#### [ASSIGNMENT]
Your output must consist solely of the lines from the one containing "An orbiter is" through the end of the records, reproduced exactly.

#### [Saved data entries]
*** Begin section ***

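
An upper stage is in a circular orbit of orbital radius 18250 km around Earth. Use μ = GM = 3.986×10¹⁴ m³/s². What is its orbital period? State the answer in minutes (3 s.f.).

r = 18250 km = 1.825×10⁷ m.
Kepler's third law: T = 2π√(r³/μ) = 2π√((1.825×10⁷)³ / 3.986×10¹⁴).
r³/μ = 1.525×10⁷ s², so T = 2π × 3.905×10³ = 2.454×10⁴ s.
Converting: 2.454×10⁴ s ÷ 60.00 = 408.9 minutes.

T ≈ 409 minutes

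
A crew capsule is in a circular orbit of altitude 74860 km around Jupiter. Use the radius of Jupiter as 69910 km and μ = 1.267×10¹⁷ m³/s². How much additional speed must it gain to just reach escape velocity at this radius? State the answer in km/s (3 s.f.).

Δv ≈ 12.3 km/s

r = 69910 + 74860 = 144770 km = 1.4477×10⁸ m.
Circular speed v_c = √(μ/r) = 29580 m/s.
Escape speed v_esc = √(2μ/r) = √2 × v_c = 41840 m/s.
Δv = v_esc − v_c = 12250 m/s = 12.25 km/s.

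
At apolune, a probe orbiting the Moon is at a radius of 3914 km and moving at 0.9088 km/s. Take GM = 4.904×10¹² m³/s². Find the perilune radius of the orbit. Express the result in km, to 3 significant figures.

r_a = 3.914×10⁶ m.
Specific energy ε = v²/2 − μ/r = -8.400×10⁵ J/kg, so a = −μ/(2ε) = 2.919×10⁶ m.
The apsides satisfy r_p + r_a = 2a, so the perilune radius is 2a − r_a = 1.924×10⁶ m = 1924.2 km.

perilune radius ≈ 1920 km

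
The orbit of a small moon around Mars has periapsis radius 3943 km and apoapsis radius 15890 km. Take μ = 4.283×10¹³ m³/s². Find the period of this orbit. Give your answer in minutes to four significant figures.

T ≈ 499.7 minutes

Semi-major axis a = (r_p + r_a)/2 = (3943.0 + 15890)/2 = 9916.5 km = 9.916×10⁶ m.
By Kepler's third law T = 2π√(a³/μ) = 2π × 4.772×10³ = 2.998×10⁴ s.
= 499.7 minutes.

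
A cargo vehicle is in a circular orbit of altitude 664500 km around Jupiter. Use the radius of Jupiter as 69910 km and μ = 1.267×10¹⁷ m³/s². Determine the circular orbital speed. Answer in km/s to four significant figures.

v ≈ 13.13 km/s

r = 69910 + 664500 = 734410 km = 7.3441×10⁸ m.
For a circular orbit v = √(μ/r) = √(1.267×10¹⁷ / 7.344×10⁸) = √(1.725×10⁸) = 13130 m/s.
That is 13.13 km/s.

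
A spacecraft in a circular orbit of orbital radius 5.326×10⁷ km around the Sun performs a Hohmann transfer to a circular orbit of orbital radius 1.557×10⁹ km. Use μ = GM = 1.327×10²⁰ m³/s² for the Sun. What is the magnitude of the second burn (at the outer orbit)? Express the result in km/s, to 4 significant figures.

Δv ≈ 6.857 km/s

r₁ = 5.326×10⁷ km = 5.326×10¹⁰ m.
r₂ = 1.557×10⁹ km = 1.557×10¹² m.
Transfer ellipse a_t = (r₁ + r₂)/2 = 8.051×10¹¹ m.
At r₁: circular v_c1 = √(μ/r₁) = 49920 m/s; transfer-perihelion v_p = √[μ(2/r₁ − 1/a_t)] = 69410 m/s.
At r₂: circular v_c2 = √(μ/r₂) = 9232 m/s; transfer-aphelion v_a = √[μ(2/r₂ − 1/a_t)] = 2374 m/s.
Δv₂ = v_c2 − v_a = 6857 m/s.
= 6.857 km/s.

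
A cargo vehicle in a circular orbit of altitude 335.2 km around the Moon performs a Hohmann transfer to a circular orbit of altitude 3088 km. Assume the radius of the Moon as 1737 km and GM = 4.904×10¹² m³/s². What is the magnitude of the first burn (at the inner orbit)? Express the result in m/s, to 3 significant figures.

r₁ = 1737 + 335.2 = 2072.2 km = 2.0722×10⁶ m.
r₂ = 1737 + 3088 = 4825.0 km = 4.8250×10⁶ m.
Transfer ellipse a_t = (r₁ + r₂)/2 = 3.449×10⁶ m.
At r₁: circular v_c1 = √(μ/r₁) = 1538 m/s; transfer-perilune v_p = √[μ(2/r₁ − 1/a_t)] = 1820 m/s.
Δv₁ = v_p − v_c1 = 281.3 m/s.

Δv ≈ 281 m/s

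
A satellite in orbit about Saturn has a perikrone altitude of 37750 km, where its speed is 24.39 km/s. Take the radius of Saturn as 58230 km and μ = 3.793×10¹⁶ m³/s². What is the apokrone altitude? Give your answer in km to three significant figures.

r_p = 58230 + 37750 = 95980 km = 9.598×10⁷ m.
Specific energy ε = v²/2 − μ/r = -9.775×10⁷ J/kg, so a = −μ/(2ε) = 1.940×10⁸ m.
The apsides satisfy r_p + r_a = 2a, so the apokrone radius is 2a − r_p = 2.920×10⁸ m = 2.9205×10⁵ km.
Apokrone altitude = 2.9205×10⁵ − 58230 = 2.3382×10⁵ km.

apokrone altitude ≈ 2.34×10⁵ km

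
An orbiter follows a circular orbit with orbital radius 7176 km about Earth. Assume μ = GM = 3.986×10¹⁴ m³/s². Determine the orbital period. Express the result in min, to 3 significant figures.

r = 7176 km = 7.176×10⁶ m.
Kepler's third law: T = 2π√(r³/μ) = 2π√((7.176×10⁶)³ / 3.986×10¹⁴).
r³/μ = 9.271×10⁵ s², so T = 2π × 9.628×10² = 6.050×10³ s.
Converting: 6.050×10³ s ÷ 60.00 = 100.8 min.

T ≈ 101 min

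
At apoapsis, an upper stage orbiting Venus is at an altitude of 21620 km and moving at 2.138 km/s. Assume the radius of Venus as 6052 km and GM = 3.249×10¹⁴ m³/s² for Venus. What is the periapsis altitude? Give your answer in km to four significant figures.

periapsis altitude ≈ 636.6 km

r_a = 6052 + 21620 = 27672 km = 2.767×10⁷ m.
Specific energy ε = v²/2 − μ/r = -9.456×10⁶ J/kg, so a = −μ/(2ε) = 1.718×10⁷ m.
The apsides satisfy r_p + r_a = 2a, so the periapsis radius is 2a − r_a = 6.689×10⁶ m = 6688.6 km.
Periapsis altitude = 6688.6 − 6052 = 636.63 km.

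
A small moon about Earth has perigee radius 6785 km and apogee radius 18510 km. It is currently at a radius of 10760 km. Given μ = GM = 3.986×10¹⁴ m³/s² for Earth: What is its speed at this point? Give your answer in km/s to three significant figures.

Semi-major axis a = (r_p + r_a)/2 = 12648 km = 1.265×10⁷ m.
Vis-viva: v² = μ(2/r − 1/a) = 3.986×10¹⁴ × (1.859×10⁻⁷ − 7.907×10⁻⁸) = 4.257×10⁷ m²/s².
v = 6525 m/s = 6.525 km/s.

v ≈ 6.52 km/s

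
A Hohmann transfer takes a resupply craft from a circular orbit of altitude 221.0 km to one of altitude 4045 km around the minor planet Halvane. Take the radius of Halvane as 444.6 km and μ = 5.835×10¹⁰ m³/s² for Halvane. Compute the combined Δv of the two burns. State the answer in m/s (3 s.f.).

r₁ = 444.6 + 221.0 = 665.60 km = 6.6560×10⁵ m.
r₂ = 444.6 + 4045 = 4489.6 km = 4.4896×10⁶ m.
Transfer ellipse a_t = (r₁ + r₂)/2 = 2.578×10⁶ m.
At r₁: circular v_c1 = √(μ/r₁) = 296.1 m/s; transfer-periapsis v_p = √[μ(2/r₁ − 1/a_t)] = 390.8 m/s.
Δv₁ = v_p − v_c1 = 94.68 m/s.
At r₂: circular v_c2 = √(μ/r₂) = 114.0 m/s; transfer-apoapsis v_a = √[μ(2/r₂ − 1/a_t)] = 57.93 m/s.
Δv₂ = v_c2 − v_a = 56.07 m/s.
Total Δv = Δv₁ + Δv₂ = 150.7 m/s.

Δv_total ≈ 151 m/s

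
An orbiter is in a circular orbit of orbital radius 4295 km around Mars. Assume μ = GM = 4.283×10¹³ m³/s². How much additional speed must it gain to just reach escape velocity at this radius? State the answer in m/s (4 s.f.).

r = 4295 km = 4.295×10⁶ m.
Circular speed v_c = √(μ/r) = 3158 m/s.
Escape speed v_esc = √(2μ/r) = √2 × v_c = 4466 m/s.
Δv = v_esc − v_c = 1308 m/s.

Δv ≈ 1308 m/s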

*** End section ***

#### [ANSWER]
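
An orbiter is in a circular orbit of orbital radius 4295 km around Mars. Assume μ = GM = 4.283×10¹³ m³/s². How much additional speed must it gain to just reach escape velocity at this radius? State the answer in m/s (4 s.f.).

r = 4295 km = 4.295×10⁶ m.
Circular speed v_c = √(μ/r) = 3158 m/s.
Escape speed v_esc = √(2μ/r) = √2 × v_c = 4466 m/s.
Δv = v_esc − v_c = 1308 m/s.

Δv ≈ 1308 m/s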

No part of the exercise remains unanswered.